Return the data below exactly, stopping after the line with "What is $\left(244322".

---------- RECORDS SUPPLIED

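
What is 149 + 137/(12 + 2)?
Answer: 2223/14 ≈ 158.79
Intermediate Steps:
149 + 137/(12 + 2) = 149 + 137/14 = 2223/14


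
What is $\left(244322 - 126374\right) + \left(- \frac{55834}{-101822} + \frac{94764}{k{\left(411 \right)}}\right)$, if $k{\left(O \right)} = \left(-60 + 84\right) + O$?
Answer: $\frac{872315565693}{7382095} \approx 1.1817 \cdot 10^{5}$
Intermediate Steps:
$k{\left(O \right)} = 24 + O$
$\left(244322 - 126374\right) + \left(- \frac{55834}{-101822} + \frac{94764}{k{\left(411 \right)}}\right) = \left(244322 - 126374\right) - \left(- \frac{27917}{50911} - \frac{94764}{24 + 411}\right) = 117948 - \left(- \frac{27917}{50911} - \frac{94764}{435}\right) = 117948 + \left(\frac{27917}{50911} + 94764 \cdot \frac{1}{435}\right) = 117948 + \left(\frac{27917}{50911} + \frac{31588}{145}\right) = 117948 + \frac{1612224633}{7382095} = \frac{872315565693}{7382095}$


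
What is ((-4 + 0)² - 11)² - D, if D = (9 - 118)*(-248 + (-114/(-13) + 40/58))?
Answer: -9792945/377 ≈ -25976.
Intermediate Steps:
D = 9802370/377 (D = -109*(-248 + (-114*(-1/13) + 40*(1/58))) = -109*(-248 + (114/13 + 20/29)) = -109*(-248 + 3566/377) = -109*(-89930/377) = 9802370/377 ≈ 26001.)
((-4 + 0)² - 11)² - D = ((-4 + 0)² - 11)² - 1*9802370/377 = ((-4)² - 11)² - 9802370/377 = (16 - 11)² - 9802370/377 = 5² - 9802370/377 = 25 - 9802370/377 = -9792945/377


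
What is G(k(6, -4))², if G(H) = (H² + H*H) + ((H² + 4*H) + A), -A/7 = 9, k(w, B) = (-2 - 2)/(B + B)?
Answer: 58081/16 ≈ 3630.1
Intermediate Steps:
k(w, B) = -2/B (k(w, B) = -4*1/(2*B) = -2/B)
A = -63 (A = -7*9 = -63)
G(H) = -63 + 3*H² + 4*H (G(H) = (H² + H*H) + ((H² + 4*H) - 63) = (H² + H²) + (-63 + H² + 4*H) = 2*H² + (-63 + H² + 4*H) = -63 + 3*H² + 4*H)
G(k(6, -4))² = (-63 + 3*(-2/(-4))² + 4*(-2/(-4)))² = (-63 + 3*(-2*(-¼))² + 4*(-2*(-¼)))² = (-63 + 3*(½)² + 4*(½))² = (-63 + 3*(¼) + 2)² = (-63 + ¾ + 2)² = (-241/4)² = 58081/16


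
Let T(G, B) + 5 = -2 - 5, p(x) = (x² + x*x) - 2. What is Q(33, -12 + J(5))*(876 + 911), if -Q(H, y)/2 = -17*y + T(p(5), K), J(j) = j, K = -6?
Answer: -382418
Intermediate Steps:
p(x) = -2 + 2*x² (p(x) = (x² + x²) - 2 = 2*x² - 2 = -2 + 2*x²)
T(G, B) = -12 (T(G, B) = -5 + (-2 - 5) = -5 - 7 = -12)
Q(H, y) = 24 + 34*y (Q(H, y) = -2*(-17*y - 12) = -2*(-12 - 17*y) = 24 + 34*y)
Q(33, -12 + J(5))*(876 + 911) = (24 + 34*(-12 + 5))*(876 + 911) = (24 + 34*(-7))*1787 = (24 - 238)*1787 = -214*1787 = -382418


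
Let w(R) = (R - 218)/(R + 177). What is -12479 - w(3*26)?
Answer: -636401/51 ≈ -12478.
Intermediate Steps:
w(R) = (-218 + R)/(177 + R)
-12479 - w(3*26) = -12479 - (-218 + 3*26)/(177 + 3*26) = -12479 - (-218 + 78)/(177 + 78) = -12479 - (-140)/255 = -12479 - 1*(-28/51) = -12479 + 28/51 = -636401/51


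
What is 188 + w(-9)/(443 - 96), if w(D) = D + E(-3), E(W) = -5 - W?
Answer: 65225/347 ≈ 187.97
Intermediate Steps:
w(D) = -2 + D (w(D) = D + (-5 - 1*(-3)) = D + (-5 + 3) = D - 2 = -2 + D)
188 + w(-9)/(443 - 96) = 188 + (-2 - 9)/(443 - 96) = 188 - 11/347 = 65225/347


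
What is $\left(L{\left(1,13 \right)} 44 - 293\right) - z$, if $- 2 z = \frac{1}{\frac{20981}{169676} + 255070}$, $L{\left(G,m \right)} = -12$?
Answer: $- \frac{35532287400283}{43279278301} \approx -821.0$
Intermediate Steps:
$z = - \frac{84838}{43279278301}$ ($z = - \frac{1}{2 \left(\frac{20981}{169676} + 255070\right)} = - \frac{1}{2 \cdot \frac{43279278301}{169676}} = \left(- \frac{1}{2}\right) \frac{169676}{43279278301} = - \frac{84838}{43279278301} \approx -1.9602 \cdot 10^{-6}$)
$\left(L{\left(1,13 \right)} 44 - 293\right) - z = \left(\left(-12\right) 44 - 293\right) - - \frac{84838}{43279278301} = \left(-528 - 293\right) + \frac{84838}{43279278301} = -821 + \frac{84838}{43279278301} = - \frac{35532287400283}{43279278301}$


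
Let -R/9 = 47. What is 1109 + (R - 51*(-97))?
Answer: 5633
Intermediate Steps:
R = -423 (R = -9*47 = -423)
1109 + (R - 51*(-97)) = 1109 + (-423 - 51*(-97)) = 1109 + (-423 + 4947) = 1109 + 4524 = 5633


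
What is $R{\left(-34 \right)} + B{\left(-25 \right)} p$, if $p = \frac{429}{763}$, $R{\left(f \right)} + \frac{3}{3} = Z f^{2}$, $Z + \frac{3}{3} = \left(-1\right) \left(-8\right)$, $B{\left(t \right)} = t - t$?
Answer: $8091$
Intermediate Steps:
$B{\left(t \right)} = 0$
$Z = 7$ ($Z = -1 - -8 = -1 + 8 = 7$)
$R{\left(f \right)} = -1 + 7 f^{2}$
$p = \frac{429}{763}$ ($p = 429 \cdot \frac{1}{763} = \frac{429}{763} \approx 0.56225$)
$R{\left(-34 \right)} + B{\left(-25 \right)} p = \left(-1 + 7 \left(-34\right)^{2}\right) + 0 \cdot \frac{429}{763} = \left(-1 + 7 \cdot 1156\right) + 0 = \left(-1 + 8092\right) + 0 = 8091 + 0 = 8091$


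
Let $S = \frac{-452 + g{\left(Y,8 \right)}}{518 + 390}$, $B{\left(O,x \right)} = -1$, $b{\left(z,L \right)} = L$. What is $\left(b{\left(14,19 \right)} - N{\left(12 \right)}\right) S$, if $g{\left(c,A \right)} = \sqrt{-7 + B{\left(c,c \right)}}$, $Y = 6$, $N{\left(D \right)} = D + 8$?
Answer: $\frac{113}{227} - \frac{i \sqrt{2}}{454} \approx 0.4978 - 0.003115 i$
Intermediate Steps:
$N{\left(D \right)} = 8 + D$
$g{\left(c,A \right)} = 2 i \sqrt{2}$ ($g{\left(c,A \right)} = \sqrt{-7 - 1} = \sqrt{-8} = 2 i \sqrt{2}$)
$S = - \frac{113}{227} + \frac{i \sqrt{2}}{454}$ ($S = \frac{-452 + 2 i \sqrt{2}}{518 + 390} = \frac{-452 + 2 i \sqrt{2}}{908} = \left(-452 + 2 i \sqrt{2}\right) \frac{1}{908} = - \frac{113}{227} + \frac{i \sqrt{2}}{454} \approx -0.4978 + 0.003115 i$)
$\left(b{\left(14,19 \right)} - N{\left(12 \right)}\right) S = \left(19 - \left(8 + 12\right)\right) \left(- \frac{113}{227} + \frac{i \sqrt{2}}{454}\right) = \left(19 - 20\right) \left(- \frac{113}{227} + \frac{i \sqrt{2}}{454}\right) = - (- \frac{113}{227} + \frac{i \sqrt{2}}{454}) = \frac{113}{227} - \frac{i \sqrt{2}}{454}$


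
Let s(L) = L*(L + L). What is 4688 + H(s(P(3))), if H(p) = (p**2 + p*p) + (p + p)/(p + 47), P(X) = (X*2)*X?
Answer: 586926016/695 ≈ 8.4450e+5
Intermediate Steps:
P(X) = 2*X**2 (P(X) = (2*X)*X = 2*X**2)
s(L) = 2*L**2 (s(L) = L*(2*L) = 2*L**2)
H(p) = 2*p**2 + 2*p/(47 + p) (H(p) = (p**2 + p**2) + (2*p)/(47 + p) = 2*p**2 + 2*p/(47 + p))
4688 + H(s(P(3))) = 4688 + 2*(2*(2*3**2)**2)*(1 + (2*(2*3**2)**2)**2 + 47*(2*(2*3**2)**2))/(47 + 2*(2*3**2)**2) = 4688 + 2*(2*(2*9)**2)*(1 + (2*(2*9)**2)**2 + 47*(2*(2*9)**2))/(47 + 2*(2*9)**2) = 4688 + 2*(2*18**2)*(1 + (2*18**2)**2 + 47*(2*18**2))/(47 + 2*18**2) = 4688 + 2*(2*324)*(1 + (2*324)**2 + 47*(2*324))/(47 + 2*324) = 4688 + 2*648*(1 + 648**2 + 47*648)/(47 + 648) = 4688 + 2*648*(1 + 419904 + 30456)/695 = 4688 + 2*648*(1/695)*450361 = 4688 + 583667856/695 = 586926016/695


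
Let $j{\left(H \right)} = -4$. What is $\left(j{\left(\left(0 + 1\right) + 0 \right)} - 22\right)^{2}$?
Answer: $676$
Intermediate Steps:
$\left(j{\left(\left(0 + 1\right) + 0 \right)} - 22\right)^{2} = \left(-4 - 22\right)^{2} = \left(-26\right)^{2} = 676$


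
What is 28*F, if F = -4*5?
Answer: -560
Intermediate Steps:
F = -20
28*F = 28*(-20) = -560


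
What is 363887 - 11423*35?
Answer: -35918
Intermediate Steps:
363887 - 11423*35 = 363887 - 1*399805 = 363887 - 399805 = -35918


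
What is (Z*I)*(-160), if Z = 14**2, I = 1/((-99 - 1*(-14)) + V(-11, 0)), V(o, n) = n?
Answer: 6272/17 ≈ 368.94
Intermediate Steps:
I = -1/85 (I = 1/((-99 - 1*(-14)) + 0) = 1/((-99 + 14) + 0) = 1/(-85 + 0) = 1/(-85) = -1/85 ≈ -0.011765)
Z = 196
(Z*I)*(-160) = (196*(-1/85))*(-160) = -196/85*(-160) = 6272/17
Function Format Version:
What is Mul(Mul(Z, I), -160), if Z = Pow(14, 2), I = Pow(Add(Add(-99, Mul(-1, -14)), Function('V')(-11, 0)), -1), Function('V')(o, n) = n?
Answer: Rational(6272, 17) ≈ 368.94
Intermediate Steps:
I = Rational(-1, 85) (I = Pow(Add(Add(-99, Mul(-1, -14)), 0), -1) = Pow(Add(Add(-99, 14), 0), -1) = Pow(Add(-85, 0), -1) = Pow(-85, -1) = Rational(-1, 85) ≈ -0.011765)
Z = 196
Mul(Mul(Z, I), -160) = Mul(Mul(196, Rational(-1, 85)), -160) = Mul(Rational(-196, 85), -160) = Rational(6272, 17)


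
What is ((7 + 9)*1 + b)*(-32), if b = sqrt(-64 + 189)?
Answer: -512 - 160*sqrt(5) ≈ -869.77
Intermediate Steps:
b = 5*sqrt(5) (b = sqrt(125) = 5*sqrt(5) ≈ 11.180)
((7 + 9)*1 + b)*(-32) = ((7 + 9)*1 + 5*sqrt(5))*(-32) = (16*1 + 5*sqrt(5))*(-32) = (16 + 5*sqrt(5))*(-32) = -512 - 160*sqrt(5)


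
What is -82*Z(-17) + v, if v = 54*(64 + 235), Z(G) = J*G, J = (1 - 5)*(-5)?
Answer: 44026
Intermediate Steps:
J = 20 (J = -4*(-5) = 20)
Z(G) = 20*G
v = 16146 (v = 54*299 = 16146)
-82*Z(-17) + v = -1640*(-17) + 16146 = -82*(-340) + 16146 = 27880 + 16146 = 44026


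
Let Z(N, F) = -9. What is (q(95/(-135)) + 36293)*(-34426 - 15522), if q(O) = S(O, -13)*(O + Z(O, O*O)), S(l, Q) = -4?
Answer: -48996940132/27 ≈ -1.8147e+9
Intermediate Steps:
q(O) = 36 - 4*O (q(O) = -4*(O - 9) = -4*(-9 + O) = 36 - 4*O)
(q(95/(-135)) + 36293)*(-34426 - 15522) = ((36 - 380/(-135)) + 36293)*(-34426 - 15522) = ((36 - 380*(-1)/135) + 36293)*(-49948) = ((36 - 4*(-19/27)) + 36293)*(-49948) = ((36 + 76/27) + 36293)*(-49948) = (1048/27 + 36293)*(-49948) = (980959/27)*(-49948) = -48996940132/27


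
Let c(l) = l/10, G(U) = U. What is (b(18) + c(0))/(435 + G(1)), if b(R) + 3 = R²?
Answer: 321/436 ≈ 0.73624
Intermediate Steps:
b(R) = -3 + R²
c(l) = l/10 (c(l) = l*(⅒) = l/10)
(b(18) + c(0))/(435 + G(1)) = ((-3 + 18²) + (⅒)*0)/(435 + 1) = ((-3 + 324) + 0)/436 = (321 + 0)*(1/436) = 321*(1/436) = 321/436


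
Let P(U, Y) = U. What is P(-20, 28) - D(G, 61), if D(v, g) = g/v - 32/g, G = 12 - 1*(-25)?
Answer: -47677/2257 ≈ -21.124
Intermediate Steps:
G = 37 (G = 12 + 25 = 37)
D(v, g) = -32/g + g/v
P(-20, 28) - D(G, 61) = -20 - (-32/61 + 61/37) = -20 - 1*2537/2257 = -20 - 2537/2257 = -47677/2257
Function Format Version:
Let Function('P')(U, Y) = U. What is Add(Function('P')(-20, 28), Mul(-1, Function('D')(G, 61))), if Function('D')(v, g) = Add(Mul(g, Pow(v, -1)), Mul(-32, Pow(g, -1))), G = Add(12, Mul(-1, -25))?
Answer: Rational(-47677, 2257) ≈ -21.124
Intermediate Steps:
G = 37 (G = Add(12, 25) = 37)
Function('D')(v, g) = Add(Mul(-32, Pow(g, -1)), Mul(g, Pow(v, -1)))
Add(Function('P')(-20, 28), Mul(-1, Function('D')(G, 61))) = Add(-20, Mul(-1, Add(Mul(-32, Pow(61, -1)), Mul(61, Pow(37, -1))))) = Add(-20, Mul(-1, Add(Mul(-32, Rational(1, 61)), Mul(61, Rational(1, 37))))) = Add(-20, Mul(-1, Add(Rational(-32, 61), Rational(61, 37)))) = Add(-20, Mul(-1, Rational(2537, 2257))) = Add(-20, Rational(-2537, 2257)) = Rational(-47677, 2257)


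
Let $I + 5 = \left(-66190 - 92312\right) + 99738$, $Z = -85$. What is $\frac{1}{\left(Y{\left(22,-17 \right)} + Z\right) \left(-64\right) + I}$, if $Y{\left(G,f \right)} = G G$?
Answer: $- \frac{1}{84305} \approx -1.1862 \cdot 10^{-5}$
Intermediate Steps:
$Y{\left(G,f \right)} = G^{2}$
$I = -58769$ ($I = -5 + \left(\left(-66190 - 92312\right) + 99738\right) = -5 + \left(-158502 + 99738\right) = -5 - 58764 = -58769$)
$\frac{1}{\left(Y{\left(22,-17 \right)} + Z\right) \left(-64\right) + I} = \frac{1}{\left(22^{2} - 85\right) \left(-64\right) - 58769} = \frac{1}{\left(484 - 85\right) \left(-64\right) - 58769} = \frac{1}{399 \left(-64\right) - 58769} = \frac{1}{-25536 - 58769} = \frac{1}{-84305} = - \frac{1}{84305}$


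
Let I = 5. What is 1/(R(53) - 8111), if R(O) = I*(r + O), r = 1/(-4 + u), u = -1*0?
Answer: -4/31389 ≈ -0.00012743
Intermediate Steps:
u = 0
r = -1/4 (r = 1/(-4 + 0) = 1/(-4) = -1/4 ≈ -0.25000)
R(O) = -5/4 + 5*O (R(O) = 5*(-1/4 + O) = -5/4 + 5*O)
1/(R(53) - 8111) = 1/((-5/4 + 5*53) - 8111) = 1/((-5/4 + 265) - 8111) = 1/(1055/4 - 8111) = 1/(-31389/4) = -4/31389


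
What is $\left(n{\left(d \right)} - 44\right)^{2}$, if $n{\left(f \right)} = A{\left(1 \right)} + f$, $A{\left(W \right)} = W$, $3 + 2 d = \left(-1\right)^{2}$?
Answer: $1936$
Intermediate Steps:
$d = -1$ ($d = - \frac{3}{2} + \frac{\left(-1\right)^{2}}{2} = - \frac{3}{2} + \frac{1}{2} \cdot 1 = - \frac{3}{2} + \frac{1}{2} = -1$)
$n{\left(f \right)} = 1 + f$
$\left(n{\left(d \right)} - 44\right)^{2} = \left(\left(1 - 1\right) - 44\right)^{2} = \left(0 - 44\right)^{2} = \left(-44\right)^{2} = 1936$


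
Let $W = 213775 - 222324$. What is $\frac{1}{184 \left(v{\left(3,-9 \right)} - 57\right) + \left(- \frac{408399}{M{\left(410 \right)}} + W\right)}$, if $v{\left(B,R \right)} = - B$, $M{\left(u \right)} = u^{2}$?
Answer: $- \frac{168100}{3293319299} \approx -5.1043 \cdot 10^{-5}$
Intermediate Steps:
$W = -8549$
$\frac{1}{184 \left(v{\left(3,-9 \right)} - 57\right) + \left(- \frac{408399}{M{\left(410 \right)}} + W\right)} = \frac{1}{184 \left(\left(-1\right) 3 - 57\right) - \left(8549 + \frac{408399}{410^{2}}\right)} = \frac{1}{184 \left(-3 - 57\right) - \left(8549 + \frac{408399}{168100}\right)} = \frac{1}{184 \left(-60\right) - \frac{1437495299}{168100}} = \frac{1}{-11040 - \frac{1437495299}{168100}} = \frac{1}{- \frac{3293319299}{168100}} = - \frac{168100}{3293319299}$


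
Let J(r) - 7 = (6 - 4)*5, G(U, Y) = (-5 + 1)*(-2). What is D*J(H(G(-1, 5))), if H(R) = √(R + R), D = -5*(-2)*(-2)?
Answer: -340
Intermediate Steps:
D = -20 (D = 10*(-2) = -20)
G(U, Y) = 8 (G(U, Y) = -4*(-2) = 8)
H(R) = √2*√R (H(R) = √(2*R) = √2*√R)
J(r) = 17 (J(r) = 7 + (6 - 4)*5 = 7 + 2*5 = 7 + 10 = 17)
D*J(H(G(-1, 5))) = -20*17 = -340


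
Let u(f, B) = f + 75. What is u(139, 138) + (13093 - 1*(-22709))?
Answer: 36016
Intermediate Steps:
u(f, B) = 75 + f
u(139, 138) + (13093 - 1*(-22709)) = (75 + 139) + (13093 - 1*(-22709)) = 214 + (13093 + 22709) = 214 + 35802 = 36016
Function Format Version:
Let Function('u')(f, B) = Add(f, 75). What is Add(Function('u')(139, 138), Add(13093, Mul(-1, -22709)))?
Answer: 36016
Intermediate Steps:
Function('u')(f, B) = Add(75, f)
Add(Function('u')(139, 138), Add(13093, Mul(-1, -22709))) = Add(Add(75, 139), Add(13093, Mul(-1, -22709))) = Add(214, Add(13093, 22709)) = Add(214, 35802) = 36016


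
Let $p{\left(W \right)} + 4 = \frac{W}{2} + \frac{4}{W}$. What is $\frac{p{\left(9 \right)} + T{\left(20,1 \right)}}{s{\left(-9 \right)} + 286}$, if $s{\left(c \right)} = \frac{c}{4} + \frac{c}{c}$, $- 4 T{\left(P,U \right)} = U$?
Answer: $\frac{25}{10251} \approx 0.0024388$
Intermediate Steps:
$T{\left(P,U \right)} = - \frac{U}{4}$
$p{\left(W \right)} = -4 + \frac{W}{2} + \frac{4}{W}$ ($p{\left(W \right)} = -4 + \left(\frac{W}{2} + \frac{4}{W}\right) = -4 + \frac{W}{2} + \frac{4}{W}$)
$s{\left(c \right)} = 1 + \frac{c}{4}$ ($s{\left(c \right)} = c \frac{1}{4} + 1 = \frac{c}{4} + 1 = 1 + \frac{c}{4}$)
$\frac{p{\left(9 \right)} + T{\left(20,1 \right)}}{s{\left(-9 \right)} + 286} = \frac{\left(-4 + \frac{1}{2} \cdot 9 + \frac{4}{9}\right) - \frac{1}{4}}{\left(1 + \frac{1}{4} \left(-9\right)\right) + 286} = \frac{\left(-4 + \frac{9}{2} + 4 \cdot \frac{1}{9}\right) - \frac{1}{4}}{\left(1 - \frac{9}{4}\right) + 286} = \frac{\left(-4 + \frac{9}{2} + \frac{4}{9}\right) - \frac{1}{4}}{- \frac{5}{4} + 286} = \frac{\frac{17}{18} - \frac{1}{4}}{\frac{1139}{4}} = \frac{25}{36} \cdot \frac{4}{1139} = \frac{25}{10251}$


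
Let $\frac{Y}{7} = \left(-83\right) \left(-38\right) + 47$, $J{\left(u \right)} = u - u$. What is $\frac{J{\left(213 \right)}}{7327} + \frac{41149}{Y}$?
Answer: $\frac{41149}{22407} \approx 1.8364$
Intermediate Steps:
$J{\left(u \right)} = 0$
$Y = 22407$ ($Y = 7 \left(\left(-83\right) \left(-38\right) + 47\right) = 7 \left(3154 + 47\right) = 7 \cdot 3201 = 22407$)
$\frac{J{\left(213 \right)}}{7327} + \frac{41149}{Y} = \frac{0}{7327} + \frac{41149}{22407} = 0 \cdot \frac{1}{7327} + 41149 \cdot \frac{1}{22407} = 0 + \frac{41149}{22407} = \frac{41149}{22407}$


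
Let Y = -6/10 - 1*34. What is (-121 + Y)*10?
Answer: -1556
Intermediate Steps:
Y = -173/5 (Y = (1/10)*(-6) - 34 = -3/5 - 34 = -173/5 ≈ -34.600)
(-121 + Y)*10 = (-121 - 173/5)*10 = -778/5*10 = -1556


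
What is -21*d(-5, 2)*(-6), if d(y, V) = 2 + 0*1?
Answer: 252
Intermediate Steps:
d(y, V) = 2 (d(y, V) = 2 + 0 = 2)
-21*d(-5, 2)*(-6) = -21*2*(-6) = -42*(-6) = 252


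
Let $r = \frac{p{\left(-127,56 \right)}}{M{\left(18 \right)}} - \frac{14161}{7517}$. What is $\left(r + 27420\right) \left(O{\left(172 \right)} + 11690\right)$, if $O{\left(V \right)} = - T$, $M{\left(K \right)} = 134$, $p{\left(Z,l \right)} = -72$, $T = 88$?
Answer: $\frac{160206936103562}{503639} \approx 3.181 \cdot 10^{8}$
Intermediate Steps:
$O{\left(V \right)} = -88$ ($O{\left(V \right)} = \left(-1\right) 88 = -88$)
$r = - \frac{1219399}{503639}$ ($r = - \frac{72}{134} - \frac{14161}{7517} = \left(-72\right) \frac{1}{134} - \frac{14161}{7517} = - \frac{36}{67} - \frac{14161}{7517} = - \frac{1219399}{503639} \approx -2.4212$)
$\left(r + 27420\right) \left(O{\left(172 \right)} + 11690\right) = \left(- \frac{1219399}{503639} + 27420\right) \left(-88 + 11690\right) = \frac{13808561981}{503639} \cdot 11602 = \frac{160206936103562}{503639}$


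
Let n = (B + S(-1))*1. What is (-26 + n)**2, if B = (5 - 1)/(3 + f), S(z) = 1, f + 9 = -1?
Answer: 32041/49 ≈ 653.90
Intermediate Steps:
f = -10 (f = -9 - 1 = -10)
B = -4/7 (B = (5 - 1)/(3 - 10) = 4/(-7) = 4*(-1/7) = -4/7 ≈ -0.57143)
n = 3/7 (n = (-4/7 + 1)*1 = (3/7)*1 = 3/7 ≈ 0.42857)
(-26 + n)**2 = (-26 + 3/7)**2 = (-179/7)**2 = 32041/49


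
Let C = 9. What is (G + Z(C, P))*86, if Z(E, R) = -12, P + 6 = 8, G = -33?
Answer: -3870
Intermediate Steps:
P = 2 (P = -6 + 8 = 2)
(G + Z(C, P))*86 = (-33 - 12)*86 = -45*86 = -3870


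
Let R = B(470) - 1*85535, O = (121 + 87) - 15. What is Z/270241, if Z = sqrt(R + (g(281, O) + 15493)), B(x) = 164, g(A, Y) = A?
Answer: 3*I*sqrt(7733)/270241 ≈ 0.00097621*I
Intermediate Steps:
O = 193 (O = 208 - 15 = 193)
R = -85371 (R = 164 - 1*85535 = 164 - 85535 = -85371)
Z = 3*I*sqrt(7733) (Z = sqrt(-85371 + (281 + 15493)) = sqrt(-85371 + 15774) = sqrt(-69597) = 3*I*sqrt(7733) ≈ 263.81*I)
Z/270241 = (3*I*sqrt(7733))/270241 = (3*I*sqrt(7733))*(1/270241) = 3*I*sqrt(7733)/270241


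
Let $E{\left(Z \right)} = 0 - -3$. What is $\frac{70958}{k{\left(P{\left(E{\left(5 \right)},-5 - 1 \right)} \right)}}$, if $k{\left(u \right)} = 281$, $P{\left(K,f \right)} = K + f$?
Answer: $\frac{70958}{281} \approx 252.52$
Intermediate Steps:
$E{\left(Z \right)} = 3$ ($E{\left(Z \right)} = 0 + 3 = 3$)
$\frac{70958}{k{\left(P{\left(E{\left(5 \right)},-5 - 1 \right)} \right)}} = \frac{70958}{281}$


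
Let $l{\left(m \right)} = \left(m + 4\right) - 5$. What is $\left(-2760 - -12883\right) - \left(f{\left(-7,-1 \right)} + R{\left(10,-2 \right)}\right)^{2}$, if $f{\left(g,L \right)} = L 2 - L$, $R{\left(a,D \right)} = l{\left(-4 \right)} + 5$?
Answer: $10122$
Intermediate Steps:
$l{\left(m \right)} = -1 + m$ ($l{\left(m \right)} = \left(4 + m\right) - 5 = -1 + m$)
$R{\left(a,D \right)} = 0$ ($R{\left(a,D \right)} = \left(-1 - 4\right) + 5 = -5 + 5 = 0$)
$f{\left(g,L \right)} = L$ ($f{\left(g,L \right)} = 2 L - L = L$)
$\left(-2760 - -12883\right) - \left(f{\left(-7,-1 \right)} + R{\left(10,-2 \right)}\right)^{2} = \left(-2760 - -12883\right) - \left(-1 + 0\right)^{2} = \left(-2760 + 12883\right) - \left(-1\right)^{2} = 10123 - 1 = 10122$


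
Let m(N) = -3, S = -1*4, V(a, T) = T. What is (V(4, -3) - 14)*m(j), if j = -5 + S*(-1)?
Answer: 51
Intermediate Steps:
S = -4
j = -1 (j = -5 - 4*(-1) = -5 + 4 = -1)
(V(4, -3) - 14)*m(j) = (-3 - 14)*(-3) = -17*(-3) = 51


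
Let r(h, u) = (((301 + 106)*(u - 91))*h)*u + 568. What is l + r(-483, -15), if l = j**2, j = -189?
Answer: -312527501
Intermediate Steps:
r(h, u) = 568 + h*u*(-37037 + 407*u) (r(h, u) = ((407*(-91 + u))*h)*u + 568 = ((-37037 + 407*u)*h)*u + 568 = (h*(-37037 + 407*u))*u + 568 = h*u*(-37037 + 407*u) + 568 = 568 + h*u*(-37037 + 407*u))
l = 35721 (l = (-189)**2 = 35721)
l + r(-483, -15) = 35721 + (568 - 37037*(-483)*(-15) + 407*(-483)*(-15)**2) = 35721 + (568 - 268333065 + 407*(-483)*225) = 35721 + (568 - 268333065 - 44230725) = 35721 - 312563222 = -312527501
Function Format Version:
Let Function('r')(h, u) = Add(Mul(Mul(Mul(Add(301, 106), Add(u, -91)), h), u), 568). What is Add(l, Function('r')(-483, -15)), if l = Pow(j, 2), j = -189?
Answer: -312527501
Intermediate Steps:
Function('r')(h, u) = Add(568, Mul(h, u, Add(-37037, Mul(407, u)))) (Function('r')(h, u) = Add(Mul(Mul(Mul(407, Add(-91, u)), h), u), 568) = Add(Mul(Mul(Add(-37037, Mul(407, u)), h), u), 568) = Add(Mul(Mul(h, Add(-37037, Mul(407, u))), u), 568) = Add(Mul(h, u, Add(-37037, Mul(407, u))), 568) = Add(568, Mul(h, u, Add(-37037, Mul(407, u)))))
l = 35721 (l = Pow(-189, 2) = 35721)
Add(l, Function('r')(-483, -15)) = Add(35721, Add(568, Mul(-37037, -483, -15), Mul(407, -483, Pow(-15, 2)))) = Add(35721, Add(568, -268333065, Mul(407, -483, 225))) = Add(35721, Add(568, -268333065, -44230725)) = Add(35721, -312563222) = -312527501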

--------------------

▸ **TASK OUTPUT**:
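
What is 149 + 137/(12 + 2)?
Answer: 2223/14 ≈ 158.79
Intermediate Steps:
149 + 137/(12 + 2) = 149 + 137/14 = 2223/14


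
What is $\left(244322 - 126374\right) + \left(- \frac{55834}{-101822} + \frac{94764}{k{\left(411 \right)}}\right)$, if $k{\left(O \right)} = \left(-60 + 84\right) + O$?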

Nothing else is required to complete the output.